What the task asks:
Starting with the line that contains "Tensile test: force", set down each line through the end of the entries below, exactly and with nothing added.

Exercise materials:

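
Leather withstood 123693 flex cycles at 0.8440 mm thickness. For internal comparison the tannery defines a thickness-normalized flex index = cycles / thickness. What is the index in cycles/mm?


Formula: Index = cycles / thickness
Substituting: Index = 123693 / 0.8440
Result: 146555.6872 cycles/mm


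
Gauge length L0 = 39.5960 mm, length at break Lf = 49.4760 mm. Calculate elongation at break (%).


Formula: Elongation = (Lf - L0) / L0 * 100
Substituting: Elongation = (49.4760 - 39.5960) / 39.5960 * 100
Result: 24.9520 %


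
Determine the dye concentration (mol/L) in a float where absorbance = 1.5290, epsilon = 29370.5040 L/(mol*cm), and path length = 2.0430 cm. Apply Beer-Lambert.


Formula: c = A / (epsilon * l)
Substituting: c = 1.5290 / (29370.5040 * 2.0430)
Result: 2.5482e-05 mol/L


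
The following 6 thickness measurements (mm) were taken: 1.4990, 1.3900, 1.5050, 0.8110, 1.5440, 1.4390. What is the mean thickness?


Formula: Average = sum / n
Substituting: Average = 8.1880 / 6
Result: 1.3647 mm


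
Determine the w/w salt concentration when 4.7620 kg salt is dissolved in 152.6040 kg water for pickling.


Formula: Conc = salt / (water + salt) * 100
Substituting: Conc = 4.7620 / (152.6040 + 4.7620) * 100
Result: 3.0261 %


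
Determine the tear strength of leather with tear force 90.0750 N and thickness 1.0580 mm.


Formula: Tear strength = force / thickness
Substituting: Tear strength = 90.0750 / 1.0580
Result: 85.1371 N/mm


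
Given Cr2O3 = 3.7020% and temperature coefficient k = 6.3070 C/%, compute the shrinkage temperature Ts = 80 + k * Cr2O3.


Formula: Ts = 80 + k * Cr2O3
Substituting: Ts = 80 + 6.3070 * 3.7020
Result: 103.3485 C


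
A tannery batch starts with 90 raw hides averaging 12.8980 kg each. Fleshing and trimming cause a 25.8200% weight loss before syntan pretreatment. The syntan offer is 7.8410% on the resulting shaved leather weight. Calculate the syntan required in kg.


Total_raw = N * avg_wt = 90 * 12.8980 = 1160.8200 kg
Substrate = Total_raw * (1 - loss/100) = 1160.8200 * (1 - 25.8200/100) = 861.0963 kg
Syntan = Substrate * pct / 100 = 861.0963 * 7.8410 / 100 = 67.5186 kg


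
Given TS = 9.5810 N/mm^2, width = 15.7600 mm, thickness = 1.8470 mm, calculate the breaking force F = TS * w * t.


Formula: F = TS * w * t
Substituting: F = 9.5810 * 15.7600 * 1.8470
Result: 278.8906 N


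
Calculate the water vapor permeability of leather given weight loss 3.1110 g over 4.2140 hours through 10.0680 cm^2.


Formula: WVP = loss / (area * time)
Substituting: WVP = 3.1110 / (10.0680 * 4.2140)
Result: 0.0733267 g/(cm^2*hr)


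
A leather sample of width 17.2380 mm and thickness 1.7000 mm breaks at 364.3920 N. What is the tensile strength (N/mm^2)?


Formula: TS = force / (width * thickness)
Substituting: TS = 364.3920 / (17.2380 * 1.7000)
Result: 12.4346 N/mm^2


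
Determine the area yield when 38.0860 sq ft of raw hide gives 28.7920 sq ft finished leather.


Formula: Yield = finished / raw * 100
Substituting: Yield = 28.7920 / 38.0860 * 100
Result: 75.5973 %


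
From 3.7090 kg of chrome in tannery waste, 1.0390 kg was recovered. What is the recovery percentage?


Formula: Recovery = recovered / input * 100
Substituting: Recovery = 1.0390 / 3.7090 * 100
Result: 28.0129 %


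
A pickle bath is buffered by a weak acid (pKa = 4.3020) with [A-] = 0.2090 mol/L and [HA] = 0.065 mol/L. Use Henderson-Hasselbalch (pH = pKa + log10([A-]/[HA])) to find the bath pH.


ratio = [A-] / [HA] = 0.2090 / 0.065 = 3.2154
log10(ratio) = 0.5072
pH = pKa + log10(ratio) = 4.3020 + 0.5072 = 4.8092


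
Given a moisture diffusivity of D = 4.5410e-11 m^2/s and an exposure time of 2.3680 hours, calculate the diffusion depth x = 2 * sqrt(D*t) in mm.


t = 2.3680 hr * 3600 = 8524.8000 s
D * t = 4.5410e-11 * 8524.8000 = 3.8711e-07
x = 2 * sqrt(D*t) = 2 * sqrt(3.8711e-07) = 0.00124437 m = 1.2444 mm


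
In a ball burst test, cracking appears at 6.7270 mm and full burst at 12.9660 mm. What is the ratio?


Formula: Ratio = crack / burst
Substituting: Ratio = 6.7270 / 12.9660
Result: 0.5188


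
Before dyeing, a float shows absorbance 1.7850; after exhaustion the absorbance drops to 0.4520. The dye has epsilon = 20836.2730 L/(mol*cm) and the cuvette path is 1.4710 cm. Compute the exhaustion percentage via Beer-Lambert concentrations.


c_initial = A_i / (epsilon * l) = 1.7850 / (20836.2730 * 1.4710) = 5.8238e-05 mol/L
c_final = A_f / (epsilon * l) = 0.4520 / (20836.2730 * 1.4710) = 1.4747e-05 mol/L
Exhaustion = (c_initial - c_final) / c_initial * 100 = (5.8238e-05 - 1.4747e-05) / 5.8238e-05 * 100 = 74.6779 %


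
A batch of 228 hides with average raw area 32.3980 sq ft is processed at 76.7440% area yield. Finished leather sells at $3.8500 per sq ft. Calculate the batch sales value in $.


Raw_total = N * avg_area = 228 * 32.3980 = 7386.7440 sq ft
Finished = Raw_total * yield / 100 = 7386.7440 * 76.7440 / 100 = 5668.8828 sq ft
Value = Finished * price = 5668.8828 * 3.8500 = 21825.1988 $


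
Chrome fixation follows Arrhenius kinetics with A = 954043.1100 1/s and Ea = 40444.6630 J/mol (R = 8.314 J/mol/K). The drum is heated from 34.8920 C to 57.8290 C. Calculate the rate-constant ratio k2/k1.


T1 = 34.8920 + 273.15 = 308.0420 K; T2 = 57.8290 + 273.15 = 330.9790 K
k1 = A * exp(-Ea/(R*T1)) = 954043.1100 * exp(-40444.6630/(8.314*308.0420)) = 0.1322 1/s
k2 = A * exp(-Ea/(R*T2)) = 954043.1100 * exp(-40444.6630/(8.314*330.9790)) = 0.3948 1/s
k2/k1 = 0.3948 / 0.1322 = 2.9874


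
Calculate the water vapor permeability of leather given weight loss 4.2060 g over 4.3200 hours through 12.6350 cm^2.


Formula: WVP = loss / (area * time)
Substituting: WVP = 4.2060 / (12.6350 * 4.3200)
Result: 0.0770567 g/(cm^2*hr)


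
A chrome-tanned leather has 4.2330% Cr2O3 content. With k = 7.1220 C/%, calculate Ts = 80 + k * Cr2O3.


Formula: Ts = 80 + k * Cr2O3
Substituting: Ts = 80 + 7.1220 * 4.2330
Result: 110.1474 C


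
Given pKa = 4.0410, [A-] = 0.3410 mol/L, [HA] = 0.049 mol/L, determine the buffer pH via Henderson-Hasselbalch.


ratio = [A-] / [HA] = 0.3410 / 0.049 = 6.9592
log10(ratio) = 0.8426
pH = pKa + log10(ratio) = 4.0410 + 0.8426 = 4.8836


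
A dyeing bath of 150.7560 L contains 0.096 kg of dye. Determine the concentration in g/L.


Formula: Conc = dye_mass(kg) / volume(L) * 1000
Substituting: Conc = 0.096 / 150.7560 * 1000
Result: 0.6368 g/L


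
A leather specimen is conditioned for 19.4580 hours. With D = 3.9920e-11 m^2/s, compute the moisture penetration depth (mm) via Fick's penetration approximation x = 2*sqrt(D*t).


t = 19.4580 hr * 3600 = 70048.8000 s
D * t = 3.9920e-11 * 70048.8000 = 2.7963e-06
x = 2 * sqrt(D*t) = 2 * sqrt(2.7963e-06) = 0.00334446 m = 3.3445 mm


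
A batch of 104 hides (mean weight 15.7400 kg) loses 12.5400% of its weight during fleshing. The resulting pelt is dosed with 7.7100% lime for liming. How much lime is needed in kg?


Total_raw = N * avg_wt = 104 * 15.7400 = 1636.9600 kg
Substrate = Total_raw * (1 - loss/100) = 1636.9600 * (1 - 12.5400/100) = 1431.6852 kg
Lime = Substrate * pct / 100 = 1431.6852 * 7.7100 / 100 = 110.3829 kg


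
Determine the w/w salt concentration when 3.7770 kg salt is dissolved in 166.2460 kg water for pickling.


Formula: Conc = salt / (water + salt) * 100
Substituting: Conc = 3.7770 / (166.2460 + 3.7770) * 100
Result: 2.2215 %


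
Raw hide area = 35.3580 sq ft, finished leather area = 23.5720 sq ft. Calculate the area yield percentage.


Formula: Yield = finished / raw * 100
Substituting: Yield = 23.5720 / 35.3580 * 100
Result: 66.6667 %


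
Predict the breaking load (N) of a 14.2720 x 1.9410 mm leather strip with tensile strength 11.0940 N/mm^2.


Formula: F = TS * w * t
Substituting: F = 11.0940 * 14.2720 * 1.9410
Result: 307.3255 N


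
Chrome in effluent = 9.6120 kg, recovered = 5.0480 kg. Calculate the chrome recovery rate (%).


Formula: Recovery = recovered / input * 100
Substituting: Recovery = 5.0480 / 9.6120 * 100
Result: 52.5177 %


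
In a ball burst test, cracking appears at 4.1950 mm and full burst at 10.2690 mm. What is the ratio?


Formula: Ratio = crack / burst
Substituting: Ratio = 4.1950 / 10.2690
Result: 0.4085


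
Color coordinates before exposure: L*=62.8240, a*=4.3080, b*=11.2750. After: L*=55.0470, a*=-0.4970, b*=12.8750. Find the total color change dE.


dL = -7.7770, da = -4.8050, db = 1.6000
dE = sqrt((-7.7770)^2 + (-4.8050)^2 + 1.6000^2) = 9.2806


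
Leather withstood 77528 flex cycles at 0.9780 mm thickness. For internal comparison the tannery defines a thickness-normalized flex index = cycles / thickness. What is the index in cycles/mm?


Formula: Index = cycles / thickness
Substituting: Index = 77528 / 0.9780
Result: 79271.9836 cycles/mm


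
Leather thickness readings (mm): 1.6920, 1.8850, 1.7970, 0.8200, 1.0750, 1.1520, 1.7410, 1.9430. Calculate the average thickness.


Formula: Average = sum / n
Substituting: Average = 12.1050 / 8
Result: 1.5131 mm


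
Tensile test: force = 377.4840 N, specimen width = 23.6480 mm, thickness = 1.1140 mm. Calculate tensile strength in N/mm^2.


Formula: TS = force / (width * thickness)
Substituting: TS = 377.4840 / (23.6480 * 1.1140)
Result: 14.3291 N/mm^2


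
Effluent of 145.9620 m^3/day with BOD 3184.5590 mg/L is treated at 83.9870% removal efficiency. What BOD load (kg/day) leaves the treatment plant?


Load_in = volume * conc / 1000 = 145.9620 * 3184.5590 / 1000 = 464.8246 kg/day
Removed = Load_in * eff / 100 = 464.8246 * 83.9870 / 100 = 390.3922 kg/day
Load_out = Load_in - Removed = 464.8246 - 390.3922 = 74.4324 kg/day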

Response area:
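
Tensile test: force = 377.4840 N, specimen width = 23.6480 mm, thickness = 1.1140 mm. Calculate tensile strength in N/mm^2.


Formula: TS = force / (width * thickness)
Substituting: TS = 377.4840 / (23.6480 * 1.1140)
Result: 14.3291 N/mm^2


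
Effluent of 145.9620 m^3/day with BOD 3184.5590 mg/L is treated at 83.9870% removal efficiency. What BOD load (kg/day) leaves the treatment plant?


Load_in = volume * conc / 1000 = 145.9620 * 3184.5590 / 1000 = 464.8246 kg/day
Removed = Load_in * eff / 100 = 464.8246 * 83.9870 / 100 = 390.3922 kg/day
Load_out = Load_in - Removed = 464.8246 - 390.3922 = 74.4324 kg/day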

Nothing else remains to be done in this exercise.